Entries taken from a collection:

= Beginning of Section =

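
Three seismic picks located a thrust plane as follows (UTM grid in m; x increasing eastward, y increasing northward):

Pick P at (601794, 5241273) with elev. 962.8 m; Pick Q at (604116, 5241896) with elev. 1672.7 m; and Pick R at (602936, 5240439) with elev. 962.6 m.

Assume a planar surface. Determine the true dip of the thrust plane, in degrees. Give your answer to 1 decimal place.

Let the plane be z = a·x + b·y + c.
Pick Q−Pick P: 2322a + 623b = 709.9;  Pick R−Pick P: 1142a − 834b = −0.2.
Solving gives a = 0.22354, b = 0.30633.
Gradient magnitude |∇z| = √(a² + b²) = √(0.04997 + 0.09384) = 0.37922.
True dip = arctan(0.37922) = 20.8°, dipping toward SW (azimuth ≈ 216°).

20.8°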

= End of Section =

*TASK INSTRUCTIONS:*
Your answer must be an exact transcription of every record above.

*SOLUTION TO THE PROBLEM:*
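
Three seismic picks located a thrust plane as follows (UTM grid in m; x increasing eastward, y increasing northward):

Pick P at (601794, 5241273) with elev. 962.8 m; Pick Q at (604116, 5241896) with elev. 1672.7 m; and Pick R at (602936, 5240439) with elev. 962.6 m.

Assume a planar surface. Determine the true dip of the thrust plane, in degrees. Give your answer to 1 decimal place.

Let the plane be z = a·x + b·y + c.
Pick Q−Pick P: 2322a + 623b = 709.9;  Pick R−Pick P: 1142a − 834b = −0.2.
Solving gives a = 0.22354, b = 0.30633.
Gradient magnitude |∇z| = √(a² + b²) = √(0.04997 + 0.09384) = 0.37922.
True dip = arctan(0.37922) = 20.8°, dipping toward SW (azimuth ≈ 216°).

20.8°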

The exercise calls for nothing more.